Activity:
Copy out, from the data, each line containing the string "days".

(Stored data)
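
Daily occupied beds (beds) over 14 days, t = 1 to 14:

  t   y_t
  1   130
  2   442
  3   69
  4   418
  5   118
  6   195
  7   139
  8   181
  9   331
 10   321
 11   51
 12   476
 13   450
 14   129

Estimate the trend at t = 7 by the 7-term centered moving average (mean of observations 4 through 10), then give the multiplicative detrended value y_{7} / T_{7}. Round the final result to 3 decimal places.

Trend T_7 = (418 + 118 + 195 + 139 + 181 + 331 + 321) / 7 = 1703/7 = 243.28571
Ratio to trend: 139 / 243.28571 = 0.571

0.571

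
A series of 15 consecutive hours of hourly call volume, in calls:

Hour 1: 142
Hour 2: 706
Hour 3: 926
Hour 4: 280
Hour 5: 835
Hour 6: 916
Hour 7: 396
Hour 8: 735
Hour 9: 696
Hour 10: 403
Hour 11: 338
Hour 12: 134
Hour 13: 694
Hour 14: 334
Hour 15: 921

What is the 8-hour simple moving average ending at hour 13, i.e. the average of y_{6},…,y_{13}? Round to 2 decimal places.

Sum of periods 6–13: 916 + 396 + 735 + 696 + 403 + 338 + 134 + 694 = 4312
Divide by 8: 4312 / 8 = 539.00

539.00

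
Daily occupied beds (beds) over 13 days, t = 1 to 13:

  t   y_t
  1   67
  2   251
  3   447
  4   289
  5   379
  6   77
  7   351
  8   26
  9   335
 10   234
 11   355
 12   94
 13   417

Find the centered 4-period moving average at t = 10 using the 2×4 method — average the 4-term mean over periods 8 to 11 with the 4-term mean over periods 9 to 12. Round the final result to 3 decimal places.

246.000

Sum over 8–11: 26 + 335 + 234 + 355 = 950
Sum over 9–12: 335 + 234 + 355 + 94 = 1018
CMA at t=10 = (950 + 1018) / (2·4) = 1968 / 8 = 246.000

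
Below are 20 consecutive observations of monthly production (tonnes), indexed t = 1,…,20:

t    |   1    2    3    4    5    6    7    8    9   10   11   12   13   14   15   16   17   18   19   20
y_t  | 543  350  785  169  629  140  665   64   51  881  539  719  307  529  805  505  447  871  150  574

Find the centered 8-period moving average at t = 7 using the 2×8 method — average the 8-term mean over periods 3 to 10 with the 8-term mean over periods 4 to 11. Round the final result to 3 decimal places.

407.625

Sum over 3–10: 785 + 169 + 629 + 140 + 665 + 64 + 51 + 881 = 3384
Sum over 4–11: 169 + 629 + 140 + 665 + 64 + 51 + 881 + 539 = 3138
CMA at t=7 = (3384 + 3138) / (2·8) = 6522 / 16 = 407.625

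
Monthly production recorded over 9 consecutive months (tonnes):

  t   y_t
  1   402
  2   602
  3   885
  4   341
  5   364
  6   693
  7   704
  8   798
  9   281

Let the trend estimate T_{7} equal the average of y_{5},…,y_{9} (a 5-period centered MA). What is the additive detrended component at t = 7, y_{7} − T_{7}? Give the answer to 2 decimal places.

Trend T_7 = (364 + 693 + 704 + 798 + 281) / 5 = 2840/5 = 568.0000
Detrended value: 704 − 568.0000 = 136.00

136.00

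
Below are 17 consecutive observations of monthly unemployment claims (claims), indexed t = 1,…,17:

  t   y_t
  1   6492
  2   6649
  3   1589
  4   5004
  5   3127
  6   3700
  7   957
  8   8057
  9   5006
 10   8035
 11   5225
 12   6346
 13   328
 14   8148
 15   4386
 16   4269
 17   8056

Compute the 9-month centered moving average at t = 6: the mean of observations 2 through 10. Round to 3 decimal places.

4680.444

Sum of periods 2–10: 6649 + 1589 + 5004 + 3127 + 3700 + 957 + 8057 + 5006 + 8035 = 42124
Divide by 9: 42124 / 9 = 4680.444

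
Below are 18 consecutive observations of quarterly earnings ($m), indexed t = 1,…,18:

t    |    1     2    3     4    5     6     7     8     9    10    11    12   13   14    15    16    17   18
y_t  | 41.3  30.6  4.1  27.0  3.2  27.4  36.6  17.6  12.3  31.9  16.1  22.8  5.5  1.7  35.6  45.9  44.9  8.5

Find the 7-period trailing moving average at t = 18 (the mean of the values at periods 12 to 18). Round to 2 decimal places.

23.56

Sum of periods 12–18: 22.8 + 5.5 + 1.7 + 35.6 + 45.9 + 44.9 + 8.5 = 164.9
Divide by 7: 164.9 / 7 = 23.56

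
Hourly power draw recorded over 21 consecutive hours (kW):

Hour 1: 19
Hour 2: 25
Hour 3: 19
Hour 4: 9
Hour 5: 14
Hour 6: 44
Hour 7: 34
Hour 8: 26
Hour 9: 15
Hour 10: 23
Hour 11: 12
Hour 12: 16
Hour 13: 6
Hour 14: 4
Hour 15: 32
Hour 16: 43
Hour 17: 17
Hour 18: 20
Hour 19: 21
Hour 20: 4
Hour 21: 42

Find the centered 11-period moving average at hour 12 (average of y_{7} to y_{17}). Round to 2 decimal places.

20.73

Sum of periods 7–17: 34 + 26 + 15 + 23 + 12 + 16 + 6 + 4 + 32 + 43 + 17 = 228
Divide by 11: 228 / 11 = 20.73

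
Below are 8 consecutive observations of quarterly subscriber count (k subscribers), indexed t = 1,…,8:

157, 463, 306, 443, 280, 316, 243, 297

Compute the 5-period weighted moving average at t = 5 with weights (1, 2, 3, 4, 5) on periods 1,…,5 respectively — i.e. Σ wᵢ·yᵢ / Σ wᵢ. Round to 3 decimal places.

344.867

Weighted sum: 1·157 + 2·463 + 3·306 + 4·443 + 5·280 = 157 + 926 + 918 + 1772 + 1400 = 5173
Weight total: 1 + 2 + 3 + 4 + 5 = 15
WMA = 5173 / 15 = 344.867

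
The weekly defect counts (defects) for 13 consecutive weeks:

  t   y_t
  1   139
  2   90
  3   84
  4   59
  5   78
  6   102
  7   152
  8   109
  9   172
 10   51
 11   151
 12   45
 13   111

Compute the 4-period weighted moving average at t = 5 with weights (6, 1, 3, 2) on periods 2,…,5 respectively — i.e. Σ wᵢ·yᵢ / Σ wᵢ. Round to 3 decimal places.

79.750

Weighted sum: 6·90 + 1·84 + 3·59 + 2·78 = 540 + 84 + 177 + 156 = 957
Weight total: 6 + 1 + 3 + 2 = 12
WMA = 957 / 12 = 79.750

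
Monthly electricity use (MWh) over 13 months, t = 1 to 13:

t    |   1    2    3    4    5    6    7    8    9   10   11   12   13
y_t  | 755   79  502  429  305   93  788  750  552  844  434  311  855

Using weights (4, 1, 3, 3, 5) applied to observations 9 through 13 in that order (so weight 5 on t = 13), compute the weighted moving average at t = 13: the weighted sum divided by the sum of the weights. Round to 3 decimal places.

597.625

Weighted sum: 4·552 + 1·844 + 3·434 + 3·311 + 5·855 = 2208 + 844 + 1302 + 933 + 4275 = 9562
Weight total: 4 + 1 + 3 + 3 + 5 = 16
WMA = 9562 / 16 = 597.625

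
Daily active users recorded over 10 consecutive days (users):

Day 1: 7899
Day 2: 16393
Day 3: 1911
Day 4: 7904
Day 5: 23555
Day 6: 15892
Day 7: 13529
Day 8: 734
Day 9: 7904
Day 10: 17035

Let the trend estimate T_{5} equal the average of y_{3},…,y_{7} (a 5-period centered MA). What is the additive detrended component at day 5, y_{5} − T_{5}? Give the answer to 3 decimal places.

Trend T_5 = (1911 + 7904 + 23555 + 15892 + 13529) / 5 = 62791/5 = 12558.20000
Detrended value: 23555 − 12558.20000 = 10996.800

10996.800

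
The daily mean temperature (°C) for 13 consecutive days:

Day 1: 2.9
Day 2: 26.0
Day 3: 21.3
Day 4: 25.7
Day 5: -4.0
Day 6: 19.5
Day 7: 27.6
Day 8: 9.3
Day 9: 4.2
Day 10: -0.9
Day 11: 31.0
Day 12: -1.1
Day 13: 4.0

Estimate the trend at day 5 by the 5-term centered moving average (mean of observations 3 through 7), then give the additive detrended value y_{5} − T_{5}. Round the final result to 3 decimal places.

-22.020

Trend T_5 = (21.3 + 25.7 + (-4.0) + 19.5 + 27.6) / 5 = 90.1/5 = 18.02000
Detrended value: -4.0 − 18.02000 = -22.020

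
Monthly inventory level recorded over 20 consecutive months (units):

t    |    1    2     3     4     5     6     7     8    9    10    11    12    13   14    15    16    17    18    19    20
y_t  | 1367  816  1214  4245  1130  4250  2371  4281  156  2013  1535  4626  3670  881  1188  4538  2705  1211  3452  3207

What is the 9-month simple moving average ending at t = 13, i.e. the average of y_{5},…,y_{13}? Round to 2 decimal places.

2670.22

Sum of periods 5–13: 1130 + 4250 + 2371 + 4281 + 156 + 2013 + 1535 + 4626 + 3670 = 24032
Divide by 9: 24032 / 9 = 2670.22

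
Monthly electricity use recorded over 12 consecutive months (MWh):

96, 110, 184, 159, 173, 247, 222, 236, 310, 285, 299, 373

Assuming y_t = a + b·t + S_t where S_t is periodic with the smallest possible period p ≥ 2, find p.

First differences y_{t+1} − y_t: 14, 74, -25, 14, 74, -25, 14, 74, …
The difference pattern repeats every 3 terms and not for any smaller step, so p = 3.

3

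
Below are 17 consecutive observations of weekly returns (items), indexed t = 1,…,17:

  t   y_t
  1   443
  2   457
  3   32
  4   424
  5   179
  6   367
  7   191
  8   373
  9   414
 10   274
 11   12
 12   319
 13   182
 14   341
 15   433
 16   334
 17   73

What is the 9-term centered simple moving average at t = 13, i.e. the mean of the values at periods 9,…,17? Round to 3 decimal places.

Sum of periods 9–17: 414 + 274 + 12 + 319 + 182 + 341 + 433 + 334 + 73 = 2382
Divide by 9: 2382 / 9 = 264.667

264.667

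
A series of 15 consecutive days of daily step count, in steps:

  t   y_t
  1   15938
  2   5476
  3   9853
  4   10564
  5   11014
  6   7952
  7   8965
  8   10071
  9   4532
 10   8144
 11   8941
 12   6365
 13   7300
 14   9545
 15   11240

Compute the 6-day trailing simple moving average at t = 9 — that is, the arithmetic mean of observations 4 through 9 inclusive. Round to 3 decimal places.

8849.667

Sum of periods 4–9: 10564 + 11014 + 7952 + 8965 + 10071 + 4532 = 53098
Divide by 6: 53098 / 6 = 8849.667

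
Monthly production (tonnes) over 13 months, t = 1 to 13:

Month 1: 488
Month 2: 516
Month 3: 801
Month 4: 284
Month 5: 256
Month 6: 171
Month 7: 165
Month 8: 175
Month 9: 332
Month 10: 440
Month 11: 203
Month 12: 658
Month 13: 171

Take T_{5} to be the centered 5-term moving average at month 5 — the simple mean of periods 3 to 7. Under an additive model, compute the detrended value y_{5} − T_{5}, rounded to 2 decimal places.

-79.40

Trend T_5 = (801 + 284 + 256 + 171 + 165) / 5 = 1677/5 = 335.4000
Detrended value: 256 − 335.4000 = -79.40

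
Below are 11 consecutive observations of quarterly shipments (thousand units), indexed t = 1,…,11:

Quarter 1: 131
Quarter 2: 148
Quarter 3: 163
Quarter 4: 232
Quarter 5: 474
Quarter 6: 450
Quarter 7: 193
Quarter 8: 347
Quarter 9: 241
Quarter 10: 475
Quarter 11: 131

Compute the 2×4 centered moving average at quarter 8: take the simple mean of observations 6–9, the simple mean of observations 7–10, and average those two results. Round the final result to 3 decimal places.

310.875

Sum over 6–9: 450 + 193 + 347 + 241 = 1231
Sum over 7–10: 193 + 347 + 241 + 475 = 1256
CMA at t=8 = (1231 + 1256) / (2·4) = 2487 / 8 = 310.875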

Answer below:
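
Daily occupied beds (beds) over 14 days, t = 1 to 14:
Daily occupied beds (beds) over 13 days, t = 1 to 13:
Daily active users recorded over 10 consecutive days (users):
The daily mean temperature (°C) for 13 consecutive days:
A series of 15 consecutive days of daily step count, in steps: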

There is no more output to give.